----- SUPPLIED ENTRIES

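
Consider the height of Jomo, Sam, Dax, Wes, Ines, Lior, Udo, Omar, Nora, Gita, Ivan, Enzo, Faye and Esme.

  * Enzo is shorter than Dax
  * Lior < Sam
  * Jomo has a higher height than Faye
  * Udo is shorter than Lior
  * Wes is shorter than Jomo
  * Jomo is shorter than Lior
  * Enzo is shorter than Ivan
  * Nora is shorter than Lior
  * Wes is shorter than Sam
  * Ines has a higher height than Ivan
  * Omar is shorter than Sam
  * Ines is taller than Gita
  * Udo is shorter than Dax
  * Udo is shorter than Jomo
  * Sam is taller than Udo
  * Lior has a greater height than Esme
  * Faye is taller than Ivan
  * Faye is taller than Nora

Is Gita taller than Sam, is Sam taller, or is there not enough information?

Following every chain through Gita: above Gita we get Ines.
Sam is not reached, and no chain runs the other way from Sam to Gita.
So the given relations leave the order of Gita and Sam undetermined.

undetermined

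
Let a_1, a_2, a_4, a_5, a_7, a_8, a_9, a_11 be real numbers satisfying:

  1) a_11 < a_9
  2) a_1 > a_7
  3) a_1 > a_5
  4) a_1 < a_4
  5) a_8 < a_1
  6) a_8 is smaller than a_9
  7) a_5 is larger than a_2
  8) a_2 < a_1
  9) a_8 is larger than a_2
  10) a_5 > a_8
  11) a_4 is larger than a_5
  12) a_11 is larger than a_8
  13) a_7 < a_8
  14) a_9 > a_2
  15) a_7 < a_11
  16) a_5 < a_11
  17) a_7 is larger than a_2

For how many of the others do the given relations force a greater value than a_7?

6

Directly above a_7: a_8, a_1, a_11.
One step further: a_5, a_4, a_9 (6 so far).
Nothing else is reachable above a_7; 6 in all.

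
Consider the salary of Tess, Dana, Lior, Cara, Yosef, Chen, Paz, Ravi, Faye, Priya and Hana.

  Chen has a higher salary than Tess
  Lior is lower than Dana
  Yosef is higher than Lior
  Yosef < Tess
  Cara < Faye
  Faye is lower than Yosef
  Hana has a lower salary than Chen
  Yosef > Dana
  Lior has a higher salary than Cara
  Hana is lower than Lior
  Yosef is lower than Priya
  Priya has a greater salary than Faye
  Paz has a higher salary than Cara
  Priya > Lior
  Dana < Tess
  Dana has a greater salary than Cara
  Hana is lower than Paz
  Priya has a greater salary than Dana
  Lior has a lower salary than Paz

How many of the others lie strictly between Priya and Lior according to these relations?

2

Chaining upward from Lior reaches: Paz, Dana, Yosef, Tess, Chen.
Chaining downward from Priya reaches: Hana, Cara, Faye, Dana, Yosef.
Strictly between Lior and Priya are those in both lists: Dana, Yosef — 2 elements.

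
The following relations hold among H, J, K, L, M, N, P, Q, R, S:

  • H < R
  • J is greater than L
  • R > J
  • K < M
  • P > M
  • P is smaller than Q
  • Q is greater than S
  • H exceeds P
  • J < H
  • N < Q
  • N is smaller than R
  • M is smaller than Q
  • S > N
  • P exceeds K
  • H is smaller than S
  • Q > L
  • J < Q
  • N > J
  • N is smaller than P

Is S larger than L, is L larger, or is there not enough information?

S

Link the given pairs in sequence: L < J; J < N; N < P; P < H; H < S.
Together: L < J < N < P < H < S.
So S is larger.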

----------

# TASK TO CARRY OUT
Going through the listing, tally each line that contains "higher", then state the total with no other text.

# REPLY
6